* [Activity]: Go through the lines below. Copy those with "path".

* [Data shown]:
^^^^^^^^^^^^^^^^

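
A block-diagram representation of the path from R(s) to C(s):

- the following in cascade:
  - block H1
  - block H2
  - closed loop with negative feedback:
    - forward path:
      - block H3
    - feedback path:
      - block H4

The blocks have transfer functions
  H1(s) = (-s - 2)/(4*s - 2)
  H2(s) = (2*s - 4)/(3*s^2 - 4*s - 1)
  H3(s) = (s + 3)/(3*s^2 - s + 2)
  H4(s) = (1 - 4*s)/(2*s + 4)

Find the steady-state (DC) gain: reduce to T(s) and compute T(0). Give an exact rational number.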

^^^^^^^^^^^^^^^^

* [Solution]:
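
A block-diagram representation of the path from R(s) to C(s):
    - forward path:
    - feedback path: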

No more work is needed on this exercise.